**DIRECTIONS**:
Nothing in the records may change. Output them all exactly.

**GIVEN DATA**:
⟨

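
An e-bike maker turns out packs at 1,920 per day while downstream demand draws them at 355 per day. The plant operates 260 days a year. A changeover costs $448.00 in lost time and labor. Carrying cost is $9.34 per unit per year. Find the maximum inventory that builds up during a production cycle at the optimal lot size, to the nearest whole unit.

I_max ≈ 2,687 packs

Annual demand D = 355 × 260 = 92,300.
Production build-up factor (1 − d/p) = 1 − 355/1,920 = 0.8151.
Q* = √(2DS / (H(1 − d/p))) = √(2 × 92,300 × 448 / (9.34 × 0.8151)).
= √(82,700,800 / 7.6131) ≈ 3295.906.
Maximum inventory = Q*(1 − d/p) = 3295.906 × 0.8151 ≈ 2686.507.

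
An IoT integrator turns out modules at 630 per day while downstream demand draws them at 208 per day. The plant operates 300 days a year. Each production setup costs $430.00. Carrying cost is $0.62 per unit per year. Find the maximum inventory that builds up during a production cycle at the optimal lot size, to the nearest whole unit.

I_max ≈ 7,614 modules

Annual demand D = 208 × 300 = 62,400.
Production build-up factor (1 − d/p) = 1 − 208/630 = 0.6698.
Q* = √(2DS / (H(1 − d/p))) = √(2 × 62,400 × 430 / (0.62 × 0.6698)).
= √(53,664,000 / 0.4153) ≈ 11367.363.
Maximum inventory = Q*(1 − d/p) = 11367.363 × 0.6698 ≈ 7614.329.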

⟩

**TASK ANSWER**:
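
An e-bike maker turns out packs at 1,920 per day while downstream demand draws them at 355 per day. The plant operates 260 days a year. A changeover costs $448.00 in lost time and labor. Carrying cost is $9.34 per unit per year. Find the maximum inventory that builds up during a production cycle at the optimal lot size, to the nearest whole unit.

I_max ≈ 2,687 packs

Annual demand D = 355 × 260 = 92,300.
Production build-up factor (1 − d/p) = 1 − 355/1,920 = 0.8151.
Q* = √(2DS / (H(1 − d/p))) = √(2 × 92,300 × 448 / (9.34 × 0.8151)).
= √(82,700,800 / 7.6131) ≈ 3295.906.
Maximum inventory = Q*(1 − d/p) = 3295.906 × 0.8151 ≈ 2686.507.

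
An IoT integrator turns out modules at 630 per day while downstream demand draws them at 208 per day. The plant operates 300 days a year. Each production setup costs $430.00. Carrying cost is $0.62 per unit per year. Find the maximum inventory that builds up during a production cycle at the optimal lot size, to the nearest whole unit.

I_max ≈ 7,614 modules

Annual demand D = 208 × 300 = 62,400.
Production build-up factor (1 − d/p) = 1 − 208/630 = 0.6698.
Q* = √(2DS / (H(1 − d/p))) = √(2 × 62,400 × 430 / (0.62 × 0.6698)).
= √(53,664,000 / 0.4153) ≈ 11367.363.
Maximum inventory = Q*(1 − d/p) = 11367.363 × 0.6698 ≈ 7614.329.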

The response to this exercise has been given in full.